::: Data in this exercise

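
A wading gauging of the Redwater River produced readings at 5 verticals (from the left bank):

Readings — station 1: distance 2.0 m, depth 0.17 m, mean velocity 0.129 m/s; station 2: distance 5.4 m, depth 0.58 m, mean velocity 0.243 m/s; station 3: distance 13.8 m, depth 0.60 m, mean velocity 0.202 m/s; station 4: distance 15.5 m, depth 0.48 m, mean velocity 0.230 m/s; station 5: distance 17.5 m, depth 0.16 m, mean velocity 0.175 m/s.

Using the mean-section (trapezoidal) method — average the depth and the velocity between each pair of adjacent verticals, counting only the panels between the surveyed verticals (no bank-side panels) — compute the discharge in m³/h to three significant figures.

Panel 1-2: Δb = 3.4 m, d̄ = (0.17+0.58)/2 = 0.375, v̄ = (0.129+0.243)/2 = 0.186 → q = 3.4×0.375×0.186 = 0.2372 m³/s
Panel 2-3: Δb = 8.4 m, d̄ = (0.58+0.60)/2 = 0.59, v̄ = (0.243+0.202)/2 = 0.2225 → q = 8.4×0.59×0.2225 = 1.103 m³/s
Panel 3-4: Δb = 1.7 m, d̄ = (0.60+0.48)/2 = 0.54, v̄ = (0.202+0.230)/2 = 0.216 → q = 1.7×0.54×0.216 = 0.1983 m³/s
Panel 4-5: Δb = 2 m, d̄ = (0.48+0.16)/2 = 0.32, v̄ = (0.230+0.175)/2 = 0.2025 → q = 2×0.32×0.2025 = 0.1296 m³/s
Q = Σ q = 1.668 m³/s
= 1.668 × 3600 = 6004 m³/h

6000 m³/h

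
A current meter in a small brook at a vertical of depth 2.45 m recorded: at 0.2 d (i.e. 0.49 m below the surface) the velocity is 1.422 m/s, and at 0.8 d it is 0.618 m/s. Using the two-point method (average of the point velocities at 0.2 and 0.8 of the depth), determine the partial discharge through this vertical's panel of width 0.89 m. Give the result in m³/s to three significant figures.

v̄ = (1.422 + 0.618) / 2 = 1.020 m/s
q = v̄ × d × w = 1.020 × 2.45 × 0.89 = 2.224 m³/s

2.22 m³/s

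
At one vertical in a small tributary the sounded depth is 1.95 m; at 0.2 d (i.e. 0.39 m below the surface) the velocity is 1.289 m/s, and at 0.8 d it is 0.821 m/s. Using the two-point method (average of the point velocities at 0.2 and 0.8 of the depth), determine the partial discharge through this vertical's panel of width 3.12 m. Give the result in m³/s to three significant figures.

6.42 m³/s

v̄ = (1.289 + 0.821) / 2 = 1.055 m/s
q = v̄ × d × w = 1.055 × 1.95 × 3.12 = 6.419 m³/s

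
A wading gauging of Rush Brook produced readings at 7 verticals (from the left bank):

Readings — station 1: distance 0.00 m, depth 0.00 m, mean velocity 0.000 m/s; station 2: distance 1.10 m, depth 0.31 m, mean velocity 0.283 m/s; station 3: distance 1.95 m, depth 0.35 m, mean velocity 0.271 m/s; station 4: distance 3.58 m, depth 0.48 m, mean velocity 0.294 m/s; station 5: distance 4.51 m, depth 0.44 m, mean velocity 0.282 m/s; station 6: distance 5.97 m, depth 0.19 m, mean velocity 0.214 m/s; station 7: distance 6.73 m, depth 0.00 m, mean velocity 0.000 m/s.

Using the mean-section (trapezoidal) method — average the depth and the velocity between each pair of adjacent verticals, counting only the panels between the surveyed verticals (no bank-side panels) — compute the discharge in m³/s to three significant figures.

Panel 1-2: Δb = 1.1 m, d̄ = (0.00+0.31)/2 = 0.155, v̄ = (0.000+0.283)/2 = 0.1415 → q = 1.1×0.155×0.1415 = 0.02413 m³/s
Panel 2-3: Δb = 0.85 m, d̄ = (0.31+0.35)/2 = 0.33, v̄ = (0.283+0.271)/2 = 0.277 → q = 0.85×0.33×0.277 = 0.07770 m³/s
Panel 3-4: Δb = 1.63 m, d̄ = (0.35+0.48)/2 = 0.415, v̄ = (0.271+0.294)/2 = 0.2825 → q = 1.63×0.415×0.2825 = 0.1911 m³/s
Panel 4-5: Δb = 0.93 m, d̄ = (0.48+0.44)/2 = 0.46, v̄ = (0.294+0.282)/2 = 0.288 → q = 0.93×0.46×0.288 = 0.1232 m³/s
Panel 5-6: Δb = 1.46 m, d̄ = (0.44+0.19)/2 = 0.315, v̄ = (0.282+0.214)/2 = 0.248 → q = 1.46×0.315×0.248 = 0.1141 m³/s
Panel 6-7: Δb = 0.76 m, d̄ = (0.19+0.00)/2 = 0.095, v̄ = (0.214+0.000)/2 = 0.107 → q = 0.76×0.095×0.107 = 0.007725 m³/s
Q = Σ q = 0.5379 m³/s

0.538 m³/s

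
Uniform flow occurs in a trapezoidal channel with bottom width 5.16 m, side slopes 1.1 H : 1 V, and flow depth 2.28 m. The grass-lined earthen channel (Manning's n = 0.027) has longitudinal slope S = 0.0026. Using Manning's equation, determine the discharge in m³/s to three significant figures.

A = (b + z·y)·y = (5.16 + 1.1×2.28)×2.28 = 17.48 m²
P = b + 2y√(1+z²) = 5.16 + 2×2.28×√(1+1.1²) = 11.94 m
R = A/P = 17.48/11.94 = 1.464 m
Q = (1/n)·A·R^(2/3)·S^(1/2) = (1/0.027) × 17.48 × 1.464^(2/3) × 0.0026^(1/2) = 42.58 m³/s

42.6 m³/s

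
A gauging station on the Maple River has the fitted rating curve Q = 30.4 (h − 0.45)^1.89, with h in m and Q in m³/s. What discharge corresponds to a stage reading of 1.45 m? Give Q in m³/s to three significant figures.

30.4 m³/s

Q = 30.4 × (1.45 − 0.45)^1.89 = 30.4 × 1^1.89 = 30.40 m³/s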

::::::
::: Data in this exercise

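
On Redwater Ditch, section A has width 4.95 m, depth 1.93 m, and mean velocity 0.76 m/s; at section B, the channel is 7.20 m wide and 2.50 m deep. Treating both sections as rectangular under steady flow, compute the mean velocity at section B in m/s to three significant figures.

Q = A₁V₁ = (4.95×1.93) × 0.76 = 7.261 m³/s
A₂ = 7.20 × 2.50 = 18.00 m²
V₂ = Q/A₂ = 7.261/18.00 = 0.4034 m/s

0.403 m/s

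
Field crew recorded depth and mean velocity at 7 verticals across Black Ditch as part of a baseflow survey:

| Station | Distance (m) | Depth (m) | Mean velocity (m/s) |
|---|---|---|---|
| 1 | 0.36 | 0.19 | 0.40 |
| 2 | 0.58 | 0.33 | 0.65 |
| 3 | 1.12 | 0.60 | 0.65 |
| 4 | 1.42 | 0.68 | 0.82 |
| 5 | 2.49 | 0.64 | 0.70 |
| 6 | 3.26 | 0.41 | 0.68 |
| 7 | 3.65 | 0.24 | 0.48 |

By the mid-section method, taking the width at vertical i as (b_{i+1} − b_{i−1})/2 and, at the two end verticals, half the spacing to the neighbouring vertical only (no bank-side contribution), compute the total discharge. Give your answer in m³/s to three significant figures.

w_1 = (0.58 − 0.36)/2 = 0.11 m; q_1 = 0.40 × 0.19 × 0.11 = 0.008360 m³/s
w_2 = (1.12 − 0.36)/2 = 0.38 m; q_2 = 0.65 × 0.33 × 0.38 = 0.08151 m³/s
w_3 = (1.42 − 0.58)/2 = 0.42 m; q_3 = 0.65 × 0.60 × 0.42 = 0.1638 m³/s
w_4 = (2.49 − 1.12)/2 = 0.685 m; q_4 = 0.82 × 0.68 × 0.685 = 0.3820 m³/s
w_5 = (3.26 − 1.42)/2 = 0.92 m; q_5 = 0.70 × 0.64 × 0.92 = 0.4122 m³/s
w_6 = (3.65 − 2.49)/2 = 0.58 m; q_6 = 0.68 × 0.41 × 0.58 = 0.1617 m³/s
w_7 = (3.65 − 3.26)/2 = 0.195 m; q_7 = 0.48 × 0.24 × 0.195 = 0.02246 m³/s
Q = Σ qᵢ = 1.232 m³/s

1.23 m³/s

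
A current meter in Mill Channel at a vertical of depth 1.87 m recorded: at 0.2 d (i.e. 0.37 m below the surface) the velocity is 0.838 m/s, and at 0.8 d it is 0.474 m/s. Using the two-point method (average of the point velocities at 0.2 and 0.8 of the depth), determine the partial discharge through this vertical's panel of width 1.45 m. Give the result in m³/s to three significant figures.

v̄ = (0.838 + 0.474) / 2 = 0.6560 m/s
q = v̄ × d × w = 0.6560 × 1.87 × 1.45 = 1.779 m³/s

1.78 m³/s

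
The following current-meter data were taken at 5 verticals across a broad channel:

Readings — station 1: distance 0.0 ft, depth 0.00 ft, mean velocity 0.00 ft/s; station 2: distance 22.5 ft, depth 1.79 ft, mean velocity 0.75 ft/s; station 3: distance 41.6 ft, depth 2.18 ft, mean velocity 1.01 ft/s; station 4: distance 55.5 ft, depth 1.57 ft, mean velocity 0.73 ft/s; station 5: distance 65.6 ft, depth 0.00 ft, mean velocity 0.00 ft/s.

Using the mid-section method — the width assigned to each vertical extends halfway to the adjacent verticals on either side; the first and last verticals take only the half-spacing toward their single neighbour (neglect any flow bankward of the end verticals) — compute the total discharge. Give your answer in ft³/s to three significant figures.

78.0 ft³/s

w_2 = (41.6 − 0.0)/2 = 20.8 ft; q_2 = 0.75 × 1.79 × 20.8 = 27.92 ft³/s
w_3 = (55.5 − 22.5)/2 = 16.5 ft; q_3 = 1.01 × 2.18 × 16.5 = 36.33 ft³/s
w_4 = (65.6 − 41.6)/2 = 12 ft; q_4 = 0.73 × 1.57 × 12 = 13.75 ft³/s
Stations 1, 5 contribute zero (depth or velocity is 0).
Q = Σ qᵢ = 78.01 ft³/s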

::::::

> [Aim of the task]:
Please give back, exactly as it stands above, the stretch from the line with "velocity (m/s) |" through the line with "0.24 | 0.48 |", and no line outside it.

> [Answer box]:
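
| Station | Distance (m) | Depth (m) | Mean velocity (m/s) |
|---|---|---|---|
| 1 | 0.36 | 0.19 | 0.40 |
| 2 | 0.58 | 0.33 | 0.65 |
| 3 | 1.12 | 0.60 | 0.65 |
| 4 | 1.42 | 0.68 | 0.82 |
| 5 | 2.49 | 0.64 | 0.70 |
| 6 | 3.26 | 0.41 | 0.68 |
| 7 | 3.65 | 0.24 | 0.48 |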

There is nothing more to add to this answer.